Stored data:
___

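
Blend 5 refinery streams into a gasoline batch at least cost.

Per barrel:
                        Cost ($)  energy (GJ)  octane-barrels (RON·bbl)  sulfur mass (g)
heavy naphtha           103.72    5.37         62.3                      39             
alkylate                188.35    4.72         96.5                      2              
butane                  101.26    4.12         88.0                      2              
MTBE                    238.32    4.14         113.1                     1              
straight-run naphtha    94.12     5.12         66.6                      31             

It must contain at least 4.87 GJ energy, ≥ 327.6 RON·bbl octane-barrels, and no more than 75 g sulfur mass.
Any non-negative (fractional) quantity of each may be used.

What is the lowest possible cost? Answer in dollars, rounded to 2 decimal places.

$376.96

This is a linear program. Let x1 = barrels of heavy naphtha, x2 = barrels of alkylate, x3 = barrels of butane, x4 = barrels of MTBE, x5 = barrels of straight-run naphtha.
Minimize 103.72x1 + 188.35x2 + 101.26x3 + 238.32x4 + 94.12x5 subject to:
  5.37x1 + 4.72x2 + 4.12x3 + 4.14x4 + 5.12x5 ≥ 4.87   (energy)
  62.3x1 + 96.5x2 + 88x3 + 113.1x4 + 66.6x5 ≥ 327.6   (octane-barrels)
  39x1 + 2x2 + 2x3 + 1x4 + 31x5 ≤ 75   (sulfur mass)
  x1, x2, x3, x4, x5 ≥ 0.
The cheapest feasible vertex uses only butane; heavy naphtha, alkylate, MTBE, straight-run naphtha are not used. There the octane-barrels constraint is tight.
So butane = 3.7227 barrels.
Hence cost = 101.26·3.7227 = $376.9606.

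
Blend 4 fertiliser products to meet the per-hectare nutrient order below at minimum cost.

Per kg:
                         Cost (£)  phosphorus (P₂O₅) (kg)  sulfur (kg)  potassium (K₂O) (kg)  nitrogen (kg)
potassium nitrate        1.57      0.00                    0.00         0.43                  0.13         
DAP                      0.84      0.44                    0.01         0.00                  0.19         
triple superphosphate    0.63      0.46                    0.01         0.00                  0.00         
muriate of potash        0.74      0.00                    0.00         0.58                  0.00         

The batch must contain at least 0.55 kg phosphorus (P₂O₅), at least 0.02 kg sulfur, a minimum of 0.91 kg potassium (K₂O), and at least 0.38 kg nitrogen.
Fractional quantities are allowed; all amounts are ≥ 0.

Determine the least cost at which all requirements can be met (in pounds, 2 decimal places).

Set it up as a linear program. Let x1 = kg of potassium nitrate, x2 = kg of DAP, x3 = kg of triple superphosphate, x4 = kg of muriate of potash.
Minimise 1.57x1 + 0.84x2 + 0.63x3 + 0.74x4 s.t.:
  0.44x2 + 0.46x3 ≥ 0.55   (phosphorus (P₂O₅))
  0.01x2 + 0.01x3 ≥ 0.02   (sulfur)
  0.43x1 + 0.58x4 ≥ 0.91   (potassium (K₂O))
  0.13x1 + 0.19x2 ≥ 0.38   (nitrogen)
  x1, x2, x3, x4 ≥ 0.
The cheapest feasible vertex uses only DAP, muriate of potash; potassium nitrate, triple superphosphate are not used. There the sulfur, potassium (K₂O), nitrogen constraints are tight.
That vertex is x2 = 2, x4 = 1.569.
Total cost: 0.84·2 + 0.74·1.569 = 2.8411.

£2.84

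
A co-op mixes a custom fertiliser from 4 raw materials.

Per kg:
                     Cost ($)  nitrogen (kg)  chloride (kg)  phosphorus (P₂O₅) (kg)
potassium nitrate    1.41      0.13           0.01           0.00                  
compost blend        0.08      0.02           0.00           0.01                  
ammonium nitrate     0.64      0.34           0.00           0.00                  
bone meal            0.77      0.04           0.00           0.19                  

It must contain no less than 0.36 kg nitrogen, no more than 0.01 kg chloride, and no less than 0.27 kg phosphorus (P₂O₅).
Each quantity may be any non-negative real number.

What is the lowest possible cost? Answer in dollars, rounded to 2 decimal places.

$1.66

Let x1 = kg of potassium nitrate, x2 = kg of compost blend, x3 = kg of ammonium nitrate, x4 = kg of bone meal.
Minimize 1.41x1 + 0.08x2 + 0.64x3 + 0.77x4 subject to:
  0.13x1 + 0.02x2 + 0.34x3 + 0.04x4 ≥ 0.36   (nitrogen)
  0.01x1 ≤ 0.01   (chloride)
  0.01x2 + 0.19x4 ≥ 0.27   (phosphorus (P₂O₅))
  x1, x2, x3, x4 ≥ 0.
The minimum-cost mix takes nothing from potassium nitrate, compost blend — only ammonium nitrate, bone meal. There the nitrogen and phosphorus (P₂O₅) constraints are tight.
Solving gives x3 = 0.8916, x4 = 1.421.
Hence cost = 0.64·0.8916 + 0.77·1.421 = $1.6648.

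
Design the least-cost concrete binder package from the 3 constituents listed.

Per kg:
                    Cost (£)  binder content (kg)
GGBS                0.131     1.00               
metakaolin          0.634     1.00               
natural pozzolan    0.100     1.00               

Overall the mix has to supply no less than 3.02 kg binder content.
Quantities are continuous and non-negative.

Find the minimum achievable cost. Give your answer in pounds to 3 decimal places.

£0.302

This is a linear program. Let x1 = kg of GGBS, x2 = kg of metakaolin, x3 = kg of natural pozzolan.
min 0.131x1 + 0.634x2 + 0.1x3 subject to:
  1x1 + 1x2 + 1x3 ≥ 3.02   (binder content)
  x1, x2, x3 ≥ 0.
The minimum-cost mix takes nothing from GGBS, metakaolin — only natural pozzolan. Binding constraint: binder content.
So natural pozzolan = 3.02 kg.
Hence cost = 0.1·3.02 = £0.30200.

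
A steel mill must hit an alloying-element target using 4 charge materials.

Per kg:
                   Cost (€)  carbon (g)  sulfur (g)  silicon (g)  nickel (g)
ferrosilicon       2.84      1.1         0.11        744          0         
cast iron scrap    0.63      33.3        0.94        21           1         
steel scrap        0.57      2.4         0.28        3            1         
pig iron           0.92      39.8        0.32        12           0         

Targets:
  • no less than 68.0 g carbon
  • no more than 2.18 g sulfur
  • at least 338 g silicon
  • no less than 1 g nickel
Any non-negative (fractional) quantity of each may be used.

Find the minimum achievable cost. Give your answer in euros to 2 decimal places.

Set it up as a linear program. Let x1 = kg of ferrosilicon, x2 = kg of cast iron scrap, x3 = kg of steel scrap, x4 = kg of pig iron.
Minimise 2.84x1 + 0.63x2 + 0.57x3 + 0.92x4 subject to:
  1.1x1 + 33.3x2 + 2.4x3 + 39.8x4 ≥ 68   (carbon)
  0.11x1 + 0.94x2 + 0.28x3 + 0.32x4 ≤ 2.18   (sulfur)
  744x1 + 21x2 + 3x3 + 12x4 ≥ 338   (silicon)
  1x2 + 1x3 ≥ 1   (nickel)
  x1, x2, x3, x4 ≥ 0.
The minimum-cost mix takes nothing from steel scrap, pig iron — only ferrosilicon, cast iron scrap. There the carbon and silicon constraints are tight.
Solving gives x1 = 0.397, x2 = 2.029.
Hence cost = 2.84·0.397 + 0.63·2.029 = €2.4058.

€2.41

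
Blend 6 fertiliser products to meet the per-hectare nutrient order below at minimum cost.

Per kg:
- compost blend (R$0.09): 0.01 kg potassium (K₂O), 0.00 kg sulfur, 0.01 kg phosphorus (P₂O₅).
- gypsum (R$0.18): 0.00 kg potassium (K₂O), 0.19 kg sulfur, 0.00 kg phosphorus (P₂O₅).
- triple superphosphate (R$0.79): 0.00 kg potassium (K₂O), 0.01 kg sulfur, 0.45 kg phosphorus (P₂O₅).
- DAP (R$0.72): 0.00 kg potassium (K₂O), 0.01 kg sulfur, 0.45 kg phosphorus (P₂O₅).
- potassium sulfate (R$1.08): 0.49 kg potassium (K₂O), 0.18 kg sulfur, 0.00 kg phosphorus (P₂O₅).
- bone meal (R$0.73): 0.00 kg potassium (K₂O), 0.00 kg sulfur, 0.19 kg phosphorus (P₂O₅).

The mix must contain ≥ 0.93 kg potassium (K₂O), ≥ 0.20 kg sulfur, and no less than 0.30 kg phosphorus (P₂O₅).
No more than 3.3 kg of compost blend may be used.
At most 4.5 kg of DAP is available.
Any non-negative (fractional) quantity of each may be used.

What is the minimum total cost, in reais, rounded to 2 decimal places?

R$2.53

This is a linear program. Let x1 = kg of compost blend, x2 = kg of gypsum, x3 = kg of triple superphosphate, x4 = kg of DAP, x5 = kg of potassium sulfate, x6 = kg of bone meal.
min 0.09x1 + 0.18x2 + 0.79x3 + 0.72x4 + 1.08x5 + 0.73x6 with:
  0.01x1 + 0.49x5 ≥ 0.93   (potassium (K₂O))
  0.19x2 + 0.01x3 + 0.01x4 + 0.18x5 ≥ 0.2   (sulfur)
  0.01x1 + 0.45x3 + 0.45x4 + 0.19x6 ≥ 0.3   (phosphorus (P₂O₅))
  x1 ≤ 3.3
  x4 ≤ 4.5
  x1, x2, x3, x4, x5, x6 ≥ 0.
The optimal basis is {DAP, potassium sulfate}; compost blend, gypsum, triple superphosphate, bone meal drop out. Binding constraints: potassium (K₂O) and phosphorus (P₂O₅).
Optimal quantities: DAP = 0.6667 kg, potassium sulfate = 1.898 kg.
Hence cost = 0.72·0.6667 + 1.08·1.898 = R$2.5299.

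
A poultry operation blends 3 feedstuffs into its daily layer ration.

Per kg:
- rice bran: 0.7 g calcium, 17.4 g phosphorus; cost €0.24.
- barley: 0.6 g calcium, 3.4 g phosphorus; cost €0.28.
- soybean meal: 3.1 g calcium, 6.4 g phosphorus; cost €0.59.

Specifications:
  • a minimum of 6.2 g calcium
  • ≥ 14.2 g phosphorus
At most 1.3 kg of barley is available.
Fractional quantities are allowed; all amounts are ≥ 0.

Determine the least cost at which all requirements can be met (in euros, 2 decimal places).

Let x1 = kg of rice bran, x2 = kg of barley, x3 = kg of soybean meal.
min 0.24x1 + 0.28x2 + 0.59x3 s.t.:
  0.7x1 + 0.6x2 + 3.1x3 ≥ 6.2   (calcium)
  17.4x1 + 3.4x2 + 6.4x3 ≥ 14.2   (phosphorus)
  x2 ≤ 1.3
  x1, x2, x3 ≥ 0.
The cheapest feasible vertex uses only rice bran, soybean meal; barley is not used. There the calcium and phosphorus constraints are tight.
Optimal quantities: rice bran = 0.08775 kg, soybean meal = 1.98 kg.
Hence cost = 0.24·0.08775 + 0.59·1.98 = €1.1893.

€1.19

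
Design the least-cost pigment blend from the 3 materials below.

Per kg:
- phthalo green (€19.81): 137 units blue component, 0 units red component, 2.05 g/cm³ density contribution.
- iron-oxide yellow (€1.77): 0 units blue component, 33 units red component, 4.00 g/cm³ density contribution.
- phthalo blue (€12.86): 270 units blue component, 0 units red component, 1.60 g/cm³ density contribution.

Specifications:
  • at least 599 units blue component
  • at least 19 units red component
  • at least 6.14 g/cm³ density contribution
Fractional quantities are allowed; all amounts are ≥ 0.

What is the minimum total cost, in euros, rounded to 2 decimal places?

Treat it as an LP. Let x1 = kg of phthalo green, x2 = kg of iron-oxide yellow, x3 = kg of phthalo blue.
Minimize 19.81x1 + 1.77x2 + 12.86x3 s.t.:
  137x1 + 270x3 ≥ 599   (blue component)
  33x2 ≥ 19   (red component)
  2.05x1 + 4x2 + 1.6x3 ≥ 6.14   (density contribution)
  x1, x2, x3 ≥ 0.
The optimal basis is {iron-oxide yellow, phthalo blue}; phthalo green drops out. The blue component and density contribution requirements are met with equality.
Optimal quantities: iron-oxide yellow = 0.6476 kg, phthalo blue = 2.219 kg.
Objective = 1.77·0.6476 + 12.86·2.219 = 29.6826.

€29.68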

___

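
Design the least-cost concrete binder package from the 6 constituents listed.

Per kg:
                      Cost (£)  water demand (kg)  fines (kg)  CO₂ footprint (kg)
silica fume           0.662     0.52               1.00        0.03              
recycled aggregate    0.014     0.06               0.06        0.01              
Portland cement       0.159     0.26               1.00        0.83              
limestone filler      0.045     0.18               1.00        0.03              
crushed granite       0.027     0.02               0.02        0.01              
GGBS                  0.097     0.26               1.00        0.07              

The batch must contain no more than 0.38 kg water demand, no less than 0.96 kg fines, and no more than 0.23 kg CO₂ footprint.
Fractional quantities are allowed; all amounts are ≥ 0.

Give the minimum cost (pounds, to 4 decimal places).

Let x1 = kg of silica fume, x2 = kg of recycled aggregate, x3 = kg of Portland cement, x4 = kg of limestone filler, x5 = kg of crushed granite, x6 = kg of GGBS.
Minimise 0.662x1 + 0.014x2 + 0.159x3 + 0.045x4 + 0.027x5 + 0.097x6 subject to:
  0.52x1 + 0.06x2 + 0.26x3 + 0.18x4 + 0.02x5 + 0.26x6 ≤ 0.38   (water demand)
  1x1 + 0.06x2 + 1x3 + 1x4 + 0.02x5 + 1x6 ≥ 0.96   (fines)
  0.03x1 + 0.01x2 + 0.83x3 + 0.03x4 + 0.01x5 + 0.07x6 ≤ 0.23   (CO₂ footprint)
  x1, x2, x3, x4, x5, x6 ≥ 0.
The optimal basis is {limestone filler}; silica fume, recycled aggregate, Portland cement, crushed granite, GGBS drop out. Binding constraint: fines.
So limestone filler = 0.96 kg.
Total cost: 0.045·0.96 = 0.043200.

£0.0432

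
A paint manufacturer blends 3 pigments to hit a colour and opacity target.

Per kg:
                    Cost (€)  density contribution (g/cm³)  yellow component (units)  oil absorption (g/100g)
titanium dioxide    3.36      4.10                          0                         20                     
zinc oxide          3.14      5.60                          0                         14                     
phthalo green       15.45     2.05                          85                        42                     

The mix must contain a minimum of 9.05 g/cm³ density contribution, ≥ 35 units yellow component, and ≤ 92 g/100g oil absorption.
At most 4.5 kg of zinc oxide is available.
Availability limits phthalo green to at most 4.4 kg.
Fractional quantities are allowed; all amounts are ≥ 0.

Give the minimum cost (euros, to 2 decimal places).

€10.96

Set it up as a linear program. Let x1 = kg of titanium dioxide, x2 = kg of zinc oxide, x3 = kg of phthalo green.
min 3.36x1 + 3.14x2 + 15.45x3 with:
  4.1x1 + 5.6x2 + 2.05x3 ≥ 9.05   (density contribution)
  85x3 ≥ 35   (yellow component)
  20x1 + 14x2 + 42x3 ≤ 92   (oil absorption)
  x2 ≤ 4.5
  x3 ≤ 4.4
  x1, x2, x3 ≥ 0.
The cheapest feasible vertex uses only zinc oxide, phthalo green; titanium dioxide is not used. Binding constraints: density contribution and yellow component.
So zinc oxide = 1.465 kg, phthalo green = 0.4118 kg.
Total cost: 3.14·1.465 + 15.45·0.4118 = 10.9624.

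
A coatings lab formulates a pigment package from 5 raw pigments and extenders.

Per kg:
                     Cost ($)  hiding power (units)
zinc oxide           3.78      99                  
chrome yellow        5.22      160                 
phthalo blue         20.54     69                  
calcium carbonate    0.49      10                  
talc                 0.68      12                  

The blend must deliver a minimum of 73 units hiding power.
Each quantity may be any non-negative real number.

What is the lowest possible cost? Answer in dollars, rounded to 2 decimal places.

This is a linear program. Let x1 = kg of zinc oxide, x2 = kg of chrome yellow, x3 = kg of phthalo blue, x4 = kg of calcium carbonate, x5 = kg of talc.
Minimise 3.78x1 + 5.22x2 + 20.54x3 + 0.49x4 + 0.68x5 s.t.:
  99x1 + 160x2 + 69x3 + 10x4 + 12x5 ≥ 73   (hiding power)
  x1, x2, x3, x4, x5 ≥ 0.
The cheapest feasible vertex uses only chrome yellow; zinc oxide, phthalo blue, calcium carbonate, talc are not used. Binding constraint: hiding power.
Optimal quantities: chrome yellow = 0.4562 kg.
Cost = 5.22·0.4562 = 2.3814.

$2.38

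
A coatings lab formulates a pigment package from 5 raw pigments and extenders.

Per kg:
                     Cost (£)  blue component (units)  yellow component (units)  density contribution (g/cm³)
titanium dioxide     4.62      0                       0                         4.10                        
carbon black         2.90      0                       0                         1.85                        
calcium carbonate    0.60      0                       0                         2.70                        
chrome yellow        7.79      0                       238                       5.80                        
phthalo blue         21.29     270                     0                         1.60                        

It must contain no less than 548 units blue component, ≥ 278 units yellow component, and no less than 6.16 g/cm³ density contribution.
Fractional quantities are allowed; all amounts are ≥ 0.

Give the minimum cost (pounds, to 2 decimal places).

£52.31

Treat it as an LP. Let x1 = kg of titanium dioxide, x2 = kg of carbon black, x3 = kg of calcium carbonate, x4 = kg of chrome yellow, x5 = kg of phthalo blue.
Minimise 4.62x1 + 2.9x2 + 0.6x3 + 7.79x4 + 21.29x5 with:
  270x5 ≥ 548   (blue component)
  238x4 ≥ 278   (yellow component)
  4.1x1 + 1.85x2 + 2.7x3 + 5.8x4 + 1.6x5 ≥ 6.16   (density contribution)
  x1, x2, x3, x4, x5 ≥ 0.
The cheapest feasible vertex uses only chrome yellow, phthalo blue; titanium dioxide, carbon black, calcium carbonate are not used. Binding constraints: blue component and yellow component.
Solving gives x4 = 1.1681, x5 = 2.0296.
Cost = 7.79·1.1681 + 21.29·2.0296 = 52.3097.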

___

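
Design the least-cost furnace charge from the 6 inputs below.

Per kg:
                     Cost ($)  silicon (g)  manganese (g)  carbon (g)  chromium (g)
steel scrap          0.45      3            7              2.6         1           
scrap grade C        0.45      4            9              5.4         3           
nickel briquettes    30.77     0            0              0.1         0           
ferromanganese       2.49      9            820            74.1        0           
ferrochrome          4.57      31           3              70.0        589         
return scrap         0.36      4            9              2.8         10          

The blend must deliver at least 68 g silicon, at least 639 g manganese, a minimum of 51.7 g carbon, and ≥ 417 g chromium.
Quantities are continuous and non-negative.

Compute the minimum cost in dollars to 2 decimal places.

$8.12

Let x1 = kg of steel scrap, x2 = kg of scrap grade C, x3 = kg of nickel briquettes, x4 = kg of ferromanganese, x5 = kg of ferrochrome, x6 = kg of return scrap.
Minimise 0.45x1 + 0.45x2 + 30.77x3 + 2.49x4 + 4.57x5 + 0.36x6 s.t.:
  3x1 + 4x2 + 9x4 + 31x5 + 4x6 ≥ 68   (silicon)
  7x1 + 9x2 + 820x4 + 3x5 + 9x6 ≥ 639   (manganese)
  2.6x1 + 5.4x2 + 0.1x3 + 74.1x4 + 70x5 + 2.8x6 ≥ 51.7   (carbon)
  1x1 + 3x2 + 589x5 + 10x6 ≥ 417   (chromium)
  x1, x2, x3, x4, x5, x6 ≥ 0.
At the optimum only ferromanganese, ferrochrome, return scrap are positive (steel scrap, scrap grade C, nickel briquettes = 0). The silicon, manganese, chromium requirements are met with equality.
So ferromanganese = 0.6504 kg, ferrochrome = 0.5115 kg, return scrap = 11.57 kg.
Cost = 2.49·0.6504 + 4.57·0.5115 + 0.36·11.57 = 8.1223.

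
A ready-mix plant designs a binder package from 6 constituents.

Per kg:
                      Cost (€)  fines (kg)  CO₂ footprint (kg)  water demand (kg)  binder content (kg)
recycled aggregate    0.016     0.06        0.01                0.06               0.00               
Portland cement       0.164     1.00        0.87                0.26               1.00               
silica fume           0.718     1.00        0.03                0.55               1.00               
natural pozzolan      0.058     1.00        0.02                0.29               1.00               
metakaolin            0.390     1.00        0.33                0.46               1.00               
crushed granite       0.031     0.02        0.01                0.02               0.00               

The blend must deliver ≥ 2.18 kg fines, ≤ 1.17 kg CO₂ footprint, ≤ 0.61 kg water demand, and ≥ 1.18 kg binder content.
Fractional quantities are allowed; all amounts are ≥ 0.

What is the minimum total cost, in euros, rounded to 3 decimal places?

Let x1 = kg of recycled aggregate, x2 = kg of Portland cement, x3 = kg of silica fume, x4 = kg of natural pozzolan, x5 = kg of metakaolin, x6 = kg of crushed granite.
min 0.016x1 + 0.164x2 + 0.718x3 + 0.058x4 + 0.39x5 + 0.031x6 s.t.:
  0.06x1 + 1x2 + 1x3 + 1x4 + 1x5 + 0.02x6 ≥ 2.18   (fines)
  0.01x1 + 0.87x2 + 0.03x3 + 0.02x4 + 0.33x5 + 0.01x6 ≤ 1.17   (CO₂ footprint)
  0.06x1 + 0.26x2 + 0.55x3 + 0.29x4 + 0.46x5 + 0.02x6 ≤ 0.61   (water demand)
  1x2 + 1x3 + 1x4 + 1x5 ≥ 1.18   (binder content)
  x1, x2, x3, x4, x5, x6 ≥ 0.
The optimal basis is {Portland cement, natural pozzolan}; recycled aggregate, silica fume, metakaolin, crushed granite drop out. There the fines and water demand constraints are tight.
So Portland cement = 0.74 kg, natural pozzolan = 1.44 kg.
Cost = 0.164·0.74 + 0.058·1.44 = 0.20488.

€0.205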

___

• Work instructions
Look through the entries above, and wherever a line holds the string "meet", copy it.

• Response below
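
Blend 4 fertiliser products to meet the per-hectare nutrient order below at minimum cost.
Blend 6 fertiliser products to meet the per-hectare nutrient order below at minimum cost.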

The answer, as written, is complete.